What needs to be done: Set down all of the records word for word.

--- Extracted entries ---

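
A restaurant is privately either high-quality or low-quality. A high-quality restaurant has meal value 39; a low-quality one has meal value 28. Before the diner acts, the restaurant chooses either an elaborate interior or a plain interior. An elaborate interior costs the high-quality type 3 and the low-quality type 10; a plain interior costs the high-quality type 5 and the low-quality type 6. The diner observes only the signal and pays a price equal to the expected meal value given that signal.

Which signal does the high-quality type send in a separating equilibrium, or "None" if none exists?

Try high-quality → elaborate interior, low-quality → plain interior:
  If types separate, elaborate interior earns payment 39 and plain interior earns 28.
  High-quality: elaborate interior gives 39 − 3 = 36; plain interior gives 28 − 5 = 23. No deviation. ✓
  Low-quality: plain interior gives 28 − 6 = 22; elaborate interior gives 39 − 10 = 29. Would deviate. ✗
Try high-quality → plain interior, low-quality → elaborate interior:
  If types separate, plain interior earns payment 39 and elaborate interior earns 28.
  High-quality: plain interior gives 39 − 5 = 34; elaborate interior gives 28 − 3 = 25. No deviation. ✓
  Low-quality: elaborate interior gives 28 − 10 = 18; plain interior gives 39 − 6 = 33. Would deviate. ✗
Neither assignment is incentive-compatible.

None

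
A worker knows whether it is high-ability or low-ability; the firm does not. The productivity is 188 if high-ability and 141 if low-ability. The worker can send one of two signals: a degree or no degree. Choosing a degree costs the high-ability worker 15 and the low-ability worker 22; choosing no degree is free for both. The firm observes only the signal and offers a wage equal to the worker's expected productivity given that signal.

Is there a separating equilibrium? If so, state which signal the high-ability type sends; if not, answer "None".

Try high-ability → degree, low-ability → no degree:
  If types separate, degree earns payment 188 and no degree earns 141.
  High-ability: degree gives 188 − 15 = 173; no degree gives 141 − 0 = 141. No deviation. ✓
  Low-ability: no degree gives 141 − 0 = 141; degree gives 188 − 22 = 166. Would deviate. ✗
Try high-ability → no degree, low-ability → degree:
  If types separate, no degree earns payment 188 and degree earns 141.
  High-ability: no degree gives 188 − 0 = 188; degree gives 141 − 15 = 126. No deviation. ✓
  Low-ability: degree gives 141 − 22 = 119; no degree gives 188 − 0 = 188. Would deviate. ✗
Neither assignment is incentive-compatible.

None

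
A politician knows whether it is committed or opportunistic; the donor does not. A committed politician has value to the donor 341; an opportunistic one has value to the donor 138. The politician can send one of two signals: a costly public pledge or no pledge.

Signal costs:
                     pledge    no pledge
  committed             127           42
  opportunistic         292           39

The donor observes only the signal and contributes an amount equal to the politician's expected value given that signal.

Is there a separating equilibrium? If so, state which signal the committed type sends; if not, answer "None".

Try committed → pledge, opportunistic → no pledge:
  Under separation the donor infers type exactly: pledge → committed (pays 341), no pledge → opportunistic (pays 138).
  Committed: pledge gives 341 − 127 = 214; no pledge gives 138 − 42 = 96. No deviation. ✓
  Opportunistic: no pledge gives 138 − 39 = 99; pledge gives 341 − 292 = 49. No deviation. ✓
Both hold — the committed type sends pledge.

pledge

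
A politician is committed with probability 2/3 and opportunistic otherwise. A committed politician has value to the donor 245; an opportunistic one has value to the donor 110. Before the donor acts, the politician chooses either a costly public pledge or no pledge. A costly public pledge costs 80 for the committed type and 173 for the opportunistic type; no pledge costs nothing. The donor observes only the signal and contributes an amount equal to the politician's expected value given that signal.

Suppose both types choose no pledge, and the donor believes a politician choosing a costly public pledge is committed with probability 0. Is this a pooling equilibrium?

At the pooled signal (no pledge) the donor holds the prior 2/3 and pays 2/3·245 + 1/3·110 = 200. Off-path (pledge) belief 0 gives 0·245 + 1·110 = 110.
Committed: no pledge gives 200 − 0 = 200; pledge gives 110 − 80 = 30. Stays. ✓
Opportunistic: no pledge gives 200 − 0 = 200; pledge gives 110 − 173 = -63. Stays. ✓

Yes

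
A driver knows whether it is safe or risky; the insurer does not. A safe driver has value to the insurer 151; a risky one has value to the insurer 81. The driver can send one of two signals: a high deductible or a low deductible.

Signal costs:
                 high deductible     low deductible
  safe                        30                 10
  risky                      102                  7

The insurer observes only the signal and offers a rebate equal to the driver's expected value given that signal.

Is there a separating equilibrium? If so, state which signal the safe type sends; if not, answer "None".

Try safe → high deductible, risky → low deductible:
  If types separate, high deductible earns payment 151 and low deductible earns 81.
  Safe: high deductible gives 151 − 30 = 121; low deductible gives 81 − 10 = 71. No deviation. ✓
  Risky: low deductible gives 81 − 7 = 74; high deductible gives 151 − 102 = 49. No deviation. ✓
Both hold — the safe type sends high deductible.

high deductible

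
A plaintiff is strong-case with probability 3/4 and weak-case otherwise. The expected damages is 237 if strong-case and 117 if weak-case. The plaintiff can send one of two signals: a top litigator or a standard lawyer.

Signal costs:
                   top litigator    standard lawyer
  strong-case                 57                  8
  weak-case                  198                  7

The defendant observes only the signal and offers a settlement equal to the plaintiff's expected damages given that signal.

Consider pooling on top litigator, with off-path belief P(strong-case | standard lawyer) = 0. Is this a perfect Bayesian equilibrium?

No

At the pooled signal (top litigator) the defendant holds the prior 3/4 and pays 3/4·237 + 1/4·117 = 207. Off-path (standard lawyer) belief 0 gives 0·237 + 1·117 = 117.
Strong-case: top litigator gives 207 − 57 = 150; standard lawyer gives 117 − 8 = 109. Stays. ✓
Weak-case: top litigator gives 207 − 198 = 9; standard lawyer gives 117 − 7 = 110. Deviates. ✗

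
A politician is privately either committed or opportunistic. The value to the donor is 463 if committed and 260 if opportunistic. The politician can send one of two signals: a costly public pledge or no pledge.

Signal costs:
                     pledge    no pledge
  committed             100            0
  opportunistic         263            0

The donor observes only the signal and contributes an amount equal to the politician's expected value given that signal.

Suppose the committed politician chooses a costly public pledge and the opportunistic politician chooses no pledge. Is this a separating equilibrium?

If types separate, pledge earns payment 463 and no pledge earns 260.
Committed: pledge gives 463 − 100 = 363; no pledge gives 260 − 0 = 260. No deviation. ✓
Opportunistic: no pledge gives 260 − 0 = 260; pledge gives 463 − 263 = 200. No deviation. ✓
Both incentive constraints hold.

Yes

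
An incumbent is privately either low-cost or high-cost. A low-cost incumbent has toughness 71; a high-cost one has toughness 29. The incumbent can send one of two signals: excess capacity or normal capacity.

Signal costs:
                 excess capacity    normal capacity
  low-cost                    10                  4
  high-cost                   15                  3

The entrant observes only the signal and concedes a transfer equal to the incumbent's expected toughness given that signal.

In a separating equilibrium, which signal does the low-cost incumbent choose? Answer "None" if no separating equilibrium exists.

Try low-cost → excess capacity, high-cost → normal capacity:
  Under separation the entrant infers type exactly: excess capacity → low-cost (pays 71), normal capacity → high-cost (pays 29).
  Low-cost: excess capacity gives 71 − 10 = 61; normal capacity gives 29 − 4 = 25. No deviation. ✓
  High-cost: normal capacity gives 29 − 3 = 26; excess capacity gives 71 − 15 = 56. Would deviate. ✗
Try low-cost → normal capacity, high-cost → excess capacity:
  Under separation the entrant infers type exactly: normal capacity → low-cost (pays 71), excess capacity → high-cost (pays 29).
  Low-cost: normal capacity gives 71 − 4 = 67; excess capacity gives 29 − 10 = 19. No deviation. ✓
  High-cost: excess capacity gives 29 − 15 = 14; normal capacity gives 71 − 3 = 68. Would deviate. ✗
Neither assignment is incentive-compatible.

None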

---

Answer to the exercise:
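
A restaurant is privately either high-quality or low-quality. A high-quality restaurant has meal value 39; a low-quality one has meal value 28. Before the diner acts, the restaurant chooses either an elaborate interior or a plain interior. An elaborate interior costs the high-quality type 3 and the low-quality type 10; a plain interior costs the high-quality type 5 and the low-quality type 6. The diner observes only the signal and pays a price equal to the expected meal value given that signal.

Which signal does the high-quality type send in a separating equilibrium, or "None" if none exists?

Try high-quality → elaborate interior, low-quality → plain interior:
  If types separate, elaborate interior earns payment 39 and plain interior earns 28.
  High-quality: elaborate interior gives 39 − 3 = 36; plain interior gives 28 − 5 = 23. No deviation. ✓
  Low-quality: plain interior gives 28 − 6 = 22; elaborate interior gives 39 − 10 = 29. Would deviate. ✗
Try high-quality → plain interior, low-quality → elaborate interior:
  If types separate, plain interior earns payment 39 and elaborate interior earns 28.
  High-quality: plain interior gives 39 − 5 = 34; elaborate interior gives 28 − 3 = 25. No deviation. ✓
  Low-quality: elaborate interior gives 28 − 10 = 18; plain interior gives 39 − 6 = 33. Would deviate. ✗
Neither assignment is incentive-compatible.

None

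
A worker knows whether it is high-ability or low-ability; the firm does not. The productivity is 188 if high-ability and 141 if low-ability. The worker can send one of two signals: a degree or no degree. Choosing a degree costs the high-ability worker 15 and the low-ability worker 22; choosing no degree is free for both. The firm observes only the signal and offers a wage equal to the worker's expected productivity given that signal.

Is there a separating equilibrium? If so, state which signal the high-ability type sends; if not, answer "None".

Try high-ability → degree, low-ability → no degree:
  If types separate, degree earns payment 188 and no degree earns 141.
  High-ability: degree gives 188 − 15 = 173; no degree gives 141 − 0 = 141. No deviation. ✓
  Low-ability: no degree gives 141 − 0 = 141; degree gives 188 − 22 = 166. Would deviate. ✗
Try high-ability → no degree, low-ability → degree:
  If types separate, no degree earns payment 188 and degree earns 141.
  High-ability: no degree gives 188 − 0 = 188; degree gives 141 − 15 = 126. No deviation. ✓
  Low-ability: degree gives 141 − 22 = 119; no degree gives 188 − 0 = 188. Would deviate. ✗
Neither assignment is incentive-compatible.

None

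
A politician knows whether it is committed or opportunistic; the donor does not. A committed politician has value to the donor 341; an opportunistic one has value to the donor 138. The politician can send one of two signals: a costly public pledge or no pledge.

Signal costs:
                     pledge    no pledge
  committed             127           42
  opportunistic         292           39

The donor observes only the signal and contributes an amount equal to the politician's expected value given that signal.

Is there a separating equilibrium? If so, state which signal the committed type sends; if not, answer "None".

Try committed → pledge, opportunistic → no pledge:
  Under separation the donor infers type exactly: pledge → committed (pays 341), no pledge → opportunistic (pays 138).
  Committed: pledge gives 341 − 127 = 214; no pledge gives 138 − 42 = 96. No deviation. ✓
  Opportunistic: no pledge gives 138 − 39 = 99; pledge gives 341 − 292 = 49. No deviation. ✓
Both hold — the committed type sends pledge.

pledge

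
A politician is committed with probability 2/3 and opportunistic otherwise. A committed politician has value to the donor 245; an opportunistic one has value to the donor 110. Before the donor acts, the politician chooses either a costly public pledge or no pledge. A costly public pledge costs 80 for the committed type and 173 for the opportunistic type; no pledge costs nothing. The donor observes only the signal and contributes an amount equal to the politician's expected value given that signal.

Suppose both types choose no pledge, and the donor believes a politician choosing a costly public pledge is committed with probability 0. Is this a pooling equilibrium?

At the pooled signal (no pledge) the donor holds the prior 2/3 and pays 2/3·245 + 1/3·110 = 200. Off-path (pledge) belief 0 gives 0·245 + 1·110 = 110.
Committed: no pledge gives 200 − 0 = 200; pledge gives 110 − 80 = 30. Stays. ✓
Opportunistic: no pledge gives 200 − 0 = 200; pledge gives 110 − 173 = -63. Stays. ✓

Yes

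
A driver knows whether it is safe or risky; the insurer does not. A safe driver has value to the insurer 151; a risky one has value to the insurer 81. The driver can send one of two signals: a high deductible or a low deductible.

Signal costs:
                 high deductible     low deductible
  safe                        30                 10
  risky                      102                  7

The insurer observes only the signal and offers a rebate equal to the driver's expected value given that signal.

Is there a separating equilibrium? If so, state which signal the safe type sends; if not, answer "None".

Try safe → high deductible, risky → low deductible:
  If types separate, high deductible earns payment 151 and low deductible earns 81.
  Safe: high deductible gives 151 − 30 = 121; low deductible gives 81 − 10 = 71. No deviation. ✓
  Risky: low deductible gives 81 − 7 = 74; high deductible gives 151 − 102 = 49. No deviation. ✓
Both hold — the safe type sends high deductible.

high deductible

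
A plaintiff is strong-case with probability 3/4 and weak-case otherwise. The expected damages is 237 if strong-case and 117 if weak-case. The plaintiff can send one of two signals: a top litigator or a standard lawyer.

Signal costs:
                   top litigator    standard lawyer
  strong-case                 57                  8
  weak-case                  198                  7

The defendant observes only the signal and offers a settlement equal to the plaintiff's expected damages given that signal.

Consider pooling on top litigator, with off-path belief P(strong-case | standard lawyer) = 0. Is this a perfect Bayesian equilibrium?

No

At the pooled signal (top litigator) the defendant holds the prior 3/4 and pays 3/4·237 + 1/4·117 = 207. Off-path (standard lawyer) belief 0 gives 0·237 + 1·117 = 117.
Strong-case: top litigator gives 207 − 57 = 150; standard lawyer gives 117 − 8 = 109. Stays. ✓
Weak-case: top litigator gives 207 − 198 = 9; standard lawyer gives 117 − 7 = 110. Deviates. ✗

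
A politician is privately either committed or opportunistic. The value to the donor is 463 if committed and 260 if opportunistic. The politician can send one of two signals: a costly public pledge or no pledge.

Signal costs:
                     pledge    no pledge
  committed             100            0
  opportunistic         263            0

The donor observes only the signal and contributes an amount equal to the politician's expected value given that signal.

Suppose the committed politician chooses a costly public pledge and the opportunistic politician chooses no pledge. Is this a separating equilibrium?

If types separate, pledge earns payment 463 and no pledge earns 260.
Committed: pledge gives 463 − 100 = 363; no pledge gives 260 − 0 = 260. No deviation. ✓
Opportunistic: no pledge gives 260 − 0 = 260; pledge gives 463 − 263 = 200. No deviation. ✓
Both incentive constraints hold.

Yes

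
An incumbent is privately either low-cost or high-cost. A low-cost incumbent has toughness 71; a high-cost one has toughness 29. The incumbent can send one of two signals: excess capacity or normal capacity.

Signal costs:
                 excess capacity    normal capacity
  low-cost                    10                  4
  high-cost                   15                  3

The entrant observes only the signal and concedes a transfer equal to the incumbent's expected toughness given that signal.

In a separating equilibrium, which signal does the low-cost incumbent choose? Answer "None" if no separating equilibrium exists.

Try low-cost → excess capacity, high-cost → normal capacity:
  Under separation the entrant infers type exactly: excess capacity → low-cost (pays 71), normal capacity → high-cost (pays 29).
  Low-cost: excess capacity gives 71 − 10 = 61; normal capacity gives 29 − 4 = 25. No deviation. ✓
  High-cost: normal capacity gives 29 − 3 = 26; excess capacity gives 71 − 15 = 56. Would deviate. ✗
Try low-cost → normal capacity, high-cost → excess capacity:
  Under separation the entrant infers type exactly: normal capacity → low-cost (pays 71), excess capacity → high-cost (pays 29).
  Low-cost: normal capacity gives 71 − 4 = 67; excess capacity gives 29 − 10 = 19. No deviation. ✓
  High-cost: excess capacity gives 29 − 15 = 14; normal capacity gives 71 − 3 = 68. Would deviate. ✗
Neither assignment is incentive-compatible.

None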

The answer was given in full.